AIM OF THE EXERCISE => Below are the entries to work from; restate word for word the portion that opens with the line containing "2,2,240,closed,6" and closes with the line containing "ORDER BY sensor;", keeping both.

(Records from a collection)
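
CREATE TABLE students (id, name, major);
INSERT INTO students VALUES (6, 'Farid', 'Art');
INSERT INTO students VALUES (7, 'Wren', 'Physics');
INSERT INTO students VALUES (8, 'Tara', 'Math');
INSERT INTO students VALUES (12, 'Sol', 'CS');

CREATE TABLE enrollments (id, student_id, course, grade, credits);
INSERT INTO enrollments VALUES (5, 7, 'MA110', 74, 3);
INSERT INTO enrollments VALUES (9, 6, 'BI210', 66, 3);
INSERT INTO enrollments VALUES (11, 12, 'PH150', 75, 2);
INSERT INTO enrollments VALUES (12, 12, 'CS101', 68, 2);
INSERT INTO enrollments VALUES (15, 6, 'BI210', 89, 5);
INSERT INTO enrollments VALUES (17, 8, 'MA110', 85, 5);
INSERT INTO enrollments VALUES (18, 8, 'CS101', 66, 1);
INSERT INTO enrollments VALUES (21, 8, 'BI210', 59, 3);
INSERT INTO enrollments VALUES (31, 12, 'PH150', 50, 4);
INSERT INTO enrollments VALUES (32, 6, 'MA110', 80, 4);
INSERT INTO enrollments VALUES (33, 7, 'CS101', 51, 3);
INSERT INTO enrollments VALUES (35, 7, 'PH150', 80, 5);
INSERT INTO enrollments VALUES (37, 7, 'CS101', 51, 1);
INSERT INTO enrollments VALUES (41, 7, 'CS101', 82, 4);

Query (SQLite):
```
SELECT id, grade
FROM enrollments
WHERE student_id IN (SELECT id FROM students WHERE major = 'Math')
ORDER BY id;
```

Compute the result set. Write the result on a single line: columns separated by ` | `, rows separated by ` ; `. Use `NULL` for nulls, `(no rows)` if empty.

17 | 85 ; 18 | 66 ; 21 | 59

Inner query: students.id where major = 'Math'.
Outer: keep enrollments rows whose student_id is in that set.
Inner query → {8}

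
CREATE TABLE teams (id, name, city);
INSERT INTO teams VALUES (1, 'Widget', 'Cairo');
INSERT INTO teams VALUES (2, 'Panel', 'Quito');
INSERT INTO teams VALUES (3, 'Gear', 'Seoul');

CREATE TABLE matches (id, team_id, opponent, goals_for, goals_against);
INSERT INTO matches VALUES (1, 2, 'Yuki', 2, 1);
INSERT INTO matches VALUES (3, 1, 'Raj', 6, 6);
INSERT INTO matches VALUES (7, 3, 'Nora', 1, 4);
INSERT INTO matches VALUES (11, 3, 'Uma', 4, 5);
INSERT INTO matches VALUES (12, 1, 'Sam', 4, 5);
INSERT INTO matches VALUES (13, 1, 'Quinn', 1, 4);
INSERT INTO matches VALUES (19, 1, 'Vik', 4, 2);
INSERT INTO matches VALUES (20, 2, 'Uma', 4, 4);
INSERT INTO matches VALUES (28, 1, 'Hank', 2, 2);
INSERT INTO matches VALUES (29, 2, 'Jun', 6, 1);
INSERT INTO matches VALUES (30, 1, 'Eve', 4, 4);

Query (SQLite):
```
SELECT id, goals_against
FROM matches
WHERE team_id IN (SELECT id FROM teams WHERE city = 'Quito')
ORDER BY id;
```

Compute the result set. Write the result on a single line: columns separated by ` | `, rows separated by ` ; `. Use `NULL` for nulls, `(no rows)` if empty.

1 | 1 ; 20 | 4 ; 29 | 1

Inner query: teams.id where city = 'Quito'.
Outer: keep matches rows whose team_id is in that set.
Inner query → {2}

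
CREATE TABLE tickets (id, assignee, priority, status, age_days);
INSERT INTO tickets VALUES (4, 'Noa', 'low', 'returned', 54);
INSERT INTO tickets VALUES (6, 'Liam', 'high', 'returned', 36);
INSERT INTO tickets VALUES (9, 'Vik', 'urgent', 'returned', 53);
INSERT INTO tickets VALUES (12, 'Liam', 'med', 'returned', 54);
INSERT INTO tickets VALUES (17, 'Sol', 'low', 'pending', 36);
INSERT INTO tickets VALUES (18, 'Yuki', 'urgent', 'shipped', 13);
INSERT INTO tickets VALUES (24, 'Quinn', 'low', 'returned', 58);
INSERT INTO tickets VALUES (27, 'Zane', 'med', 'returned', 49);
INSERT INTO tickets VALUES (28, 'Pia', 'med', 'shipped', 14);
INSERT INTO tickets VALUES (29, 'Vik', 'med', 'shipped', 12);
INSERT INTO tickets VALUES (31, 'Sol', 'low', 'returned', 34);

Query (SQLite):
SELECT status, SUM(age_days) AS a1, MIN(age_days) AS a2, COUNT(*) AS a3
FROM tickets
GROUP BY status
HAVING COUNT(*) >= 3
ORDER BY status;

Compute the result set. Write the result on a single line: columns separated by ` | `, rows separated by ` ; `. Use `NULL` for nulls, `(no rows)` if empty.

Group tickets by status.
Per group compute: SUM(age_days), MIN(age_days), COUNT(*).
HAVING: drop groups with fewer than 3 rows.
  pending: ids {17} → SUM(age_days)=36, MIN(age_days)=36, COUNT(*)=1
  returned: ids {4, 6, 9, 12, 24, 27, 31} → SUM(age_days)=338, MIN(age_days)=34, COUNT(*)=7
  shipped: ids {18, 28, 29} → SUM(age_days)=39, MIN(age_days)=12, COUNT(*)=3

returned | 338 | 34 | 7 ; shipped | 39 | 12 | 3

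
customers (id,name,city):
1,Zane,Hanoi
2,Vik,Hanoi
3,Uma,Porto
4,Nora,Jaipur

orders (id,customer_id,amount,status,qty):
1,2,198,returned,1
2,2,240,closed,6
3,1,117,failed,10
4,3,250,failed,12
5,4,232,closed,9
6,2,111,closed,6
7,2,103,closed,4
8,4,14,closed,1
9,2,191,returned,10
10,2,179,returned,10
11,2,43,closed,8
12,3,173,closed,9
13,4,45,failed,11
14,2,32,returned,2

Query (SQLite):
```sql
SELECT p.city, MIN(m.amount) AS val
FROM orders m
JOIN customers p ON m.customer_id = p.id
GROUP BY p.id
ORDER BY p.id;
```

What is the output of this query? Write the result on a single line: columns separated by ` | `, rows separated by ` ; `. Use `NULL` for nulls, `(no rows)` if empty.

Hanoi | 117 ; Hanoi | 32 ; Porto | 173 ; Jaipur | 14

Join each orders row to its customers via customer_id.
Group joined rows by customers.id; compute MIN(m.amount) per group.
  1: ids {3} → MIN(m.amount)=117
  2: ids {1, 2, 6, 7, 9, 10, 11, 14} → MIN(m.amount)=32
  3: ids {4, 12} → MIN(m.amount)=173
  4: ids {5, 8, 13} → MIN(m.amount)=14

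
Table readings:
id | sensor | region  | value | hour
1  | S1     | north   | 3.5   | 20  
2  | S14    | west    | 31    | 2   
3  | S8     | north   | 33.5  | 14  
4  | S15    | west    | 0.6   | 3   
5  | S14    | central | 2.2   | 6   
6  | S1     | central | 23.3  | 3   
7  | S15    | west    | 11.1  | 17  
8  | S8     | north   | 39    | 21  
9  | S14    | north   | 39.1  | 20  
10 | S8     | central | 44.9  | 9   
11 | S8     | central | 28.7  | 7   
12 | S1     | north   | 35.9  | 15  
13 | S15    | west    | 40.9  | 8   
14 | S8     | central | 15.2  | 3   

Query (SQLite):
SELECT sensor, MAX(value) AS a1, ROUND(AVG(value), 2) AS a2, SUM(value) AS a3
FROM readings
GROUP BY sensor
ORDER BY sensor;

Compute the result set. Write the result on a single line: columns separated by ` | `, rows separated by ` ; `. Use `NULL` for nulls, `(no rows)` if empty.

Group readings by sensor.
Per group compute: MAX(value), ROUND(AVG(value), 2), SUM(value).
  S1: ids {1, 6, 12} → MAX(value)=35.9, ROUND(AVG(value), 2)=20.9, SUM(value)=62.7
  S14: ids {2, 5, 9} → MAX(value)=39.1, ROUND(AVG(value), 2)=24.1, SUM(value)=72.3
  S15: ids {4, 7, 13} → MAX(value)=40.9, ROUND(AVG(value), 2)=17.53, SUM(value)=52.6
  S8: ids {3, 8, 10, 11, 14} → MAX(value)=44.9, ROUND(AVG(value), 2)=32.26, SUM(value)=161.3

S1 | 35.9 | 20.9 | 62.7 ; S14 | 39.1 | 24.1 | 72.3 ; S15 | 40.9 | 17.53 | 52.6 ; S8 | 44.9 | 32.26 | 161.3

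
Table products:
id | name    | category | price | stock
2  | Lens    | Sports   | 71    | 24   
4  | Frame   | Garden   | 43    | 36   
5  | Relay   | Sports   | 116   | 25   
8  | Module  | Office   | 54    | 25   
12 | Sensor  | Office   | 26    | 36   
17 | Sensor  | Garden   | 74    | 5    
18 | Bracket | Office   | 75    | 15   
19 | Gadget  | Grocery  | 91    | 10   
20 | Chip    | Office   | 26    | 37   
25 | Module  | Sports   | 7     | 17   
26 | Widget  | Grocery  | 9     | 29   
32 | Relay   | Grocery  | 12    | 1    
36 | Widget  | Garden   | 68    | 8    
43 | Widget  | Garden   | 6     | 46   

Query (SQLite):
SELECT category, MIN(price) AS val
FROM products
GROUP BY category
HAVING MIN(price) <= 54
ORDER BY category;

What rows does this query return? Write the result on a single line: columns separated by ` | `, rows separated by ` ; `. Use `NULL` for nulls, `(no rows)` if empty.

Garden | 6 ; Grocery | 9 ; Office | 26 ; Sports | 7

Partition products by category; compute MIN(price) within each group.
HAVING: keep groups where MIN(price) <= 54.
  Garden: ids {4, 17, 36, 43} → MIN(price)=6
  Grocery: ids {19, 26, 32} → MIN(price)=9
  Office: ids {8, 12, 18, 20} → MIN(price)=26
  Sports: ids {2, 5, 25} → MIN(price)=7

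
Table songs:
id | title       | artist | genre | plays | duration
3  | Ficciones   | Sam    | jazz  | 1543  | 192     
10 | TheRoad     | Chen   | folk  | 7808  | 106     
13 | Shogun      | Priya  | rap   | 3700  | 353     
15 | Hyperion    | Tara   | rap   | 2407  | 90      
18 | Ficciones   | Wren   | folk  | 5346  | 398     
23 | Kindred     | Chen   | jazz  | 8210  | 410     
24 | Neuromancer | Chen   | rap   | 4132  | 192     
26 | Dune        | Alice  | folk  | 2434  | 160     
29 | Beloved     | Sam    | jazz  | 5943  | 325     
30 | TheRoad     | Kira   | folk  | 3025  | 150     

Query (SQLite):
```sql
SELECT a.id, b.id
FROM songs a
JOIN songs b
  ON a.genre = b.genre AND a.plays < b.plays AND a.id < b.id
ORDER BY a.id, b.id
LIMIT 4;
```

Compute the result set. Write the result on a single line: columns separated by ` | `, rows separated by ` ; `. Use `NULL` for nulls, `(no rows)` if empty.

Pairs (a,b) with same genre, a.plays < b.plays, a.id < b.id.
genre groups: folk:{10,18,26,30} jazz:{3,23,29} rap:{13,15,24}
Ordered by (a.id, b.id); first 4.

3 | 23 ; 3 | 29 ; 13 | 24 ; 15 | 24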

WORKED SOLUTION =>
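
2,2,240,closed,6
3,1,117,failed,10
4,3,250,failed,12
5,4,232,closed,9
6,2,111,closed,6
7,2,103,closed,4
8,4,14,closed,1
9,2,191,returned,10
10,2,179,returned,10
11,2,43,closed,8
12,3,173,closed,9
13,4,45,failed,11
14,2,32,returned,2

Query (SQLite):
```sql
SELECT p.city, MIN(m.amount) AS val
FROM orders m
JOIN customers p ON m.customer_id = p.id
GROUP BY p.id
ORDER BY p.id;
```

What is the output of this query? Write the result on a single line: columns separated by ` | `, rows separated by ` ; `. Use `NULL` for nulls, `(no rows)` if empty.

Hanoi | 117 ; Hanoi | 32 ; Porto | 173 ; Jaipur | 14

Join each orders row to its customers via customer_id.
Group joined rows by customers.id; compute MIN(m.amount) per group.
  1: ids {3} → MIN(m.amount)=117
  2: ids {1, 2, 6, 7, 9, 10, 11, 14} → MIN(m.amount)=32
  3: ids {4, 12} → MIN(m.amount)=173
  4: ids {5, 8, 13} → MIN(m.amount)=14

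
Table readings:
id | sensor | region  | value | hour
1  | S1     | north   | 3.5   | 20  
2  | S14    | west    | 31    | 2   
3  | S8     | north   | 33.5  | 14  
4  | S15    | west    | 0.6   | 3   
5  | S14    | central | 2.2   | 6   
6  | S1     | central | 23.3  | 3   
7  | S15    | west    | 11.1  | 17  
8  | S8     | north   | 39    | 21  
9  | S14    | north   | 39.1  | 20  
10 | S8     | central | 44.9  | 9   
11 | S8     | central | 28.7  | 7   
12 | S1     | north   | 35.9  | 15  
13 | S15    | west    | 40.9  | 8   
14 | S8     | central | 15.2  | 3   

Query (SQLite):
SELECT sensor, MAX(value) AS a1, ROUND(AVG(value), 2) AS a2, SUM(value) AS a3
FROM readings
GROUP BY sensor
ORDER BY sensor;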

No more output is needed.